** Material shown **
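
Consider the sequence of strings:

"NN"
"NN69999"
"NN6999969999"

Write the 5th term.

Each term is the previous one with 69999 appended.
From NN6999969999, 2 further steps: NN6999969999 → NN699996999969999 → (answer).

NN69999699996999969999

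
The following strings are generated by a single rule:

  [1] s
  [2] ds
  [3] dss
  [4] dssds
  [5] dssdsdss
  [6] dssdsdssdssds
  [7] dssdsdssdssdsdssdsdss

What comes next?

Each term (from the third on) is the previous term followed by the one before it: term 3 = ds·s = dss.
Continuing: dssdsdssdssdsdssdsdss · dssdsdssdssds gives term 8.

dssdsdssdssdsdssdsdssdssdsdssdssds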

** What you are asked to do **
The data above needs retyping. Reproduce each line exactly.

** Answer to this problem **
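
Consider the sequence of strings:

"NN"
"NN69999"
"NN6999969999"

Write the 5th term.

Each term is the previous one with 69999 appended.
From NN6999969999, 2 further steps: NN6999969999 → NN699996999969999 → (answer).

NN69999699996999969999

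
The following strings are generated by a single rule:

  [1] s
  [2] ds
  [3] dss
  [4] dssds
  [5] dssdsdss
  [6] dssdsdssdssds
  [7] dssdsdssdssdsdssdsdss

What comes next?

Each term (from the third on) is the previous term followed by the one before it: term 3 = ds·s = dss.
Continuing: dssdsdssdssdsdssdsdss · dssdsdssdssds gives term 8.

dssdsdssdssdsdssdsdssdssdsdssdssds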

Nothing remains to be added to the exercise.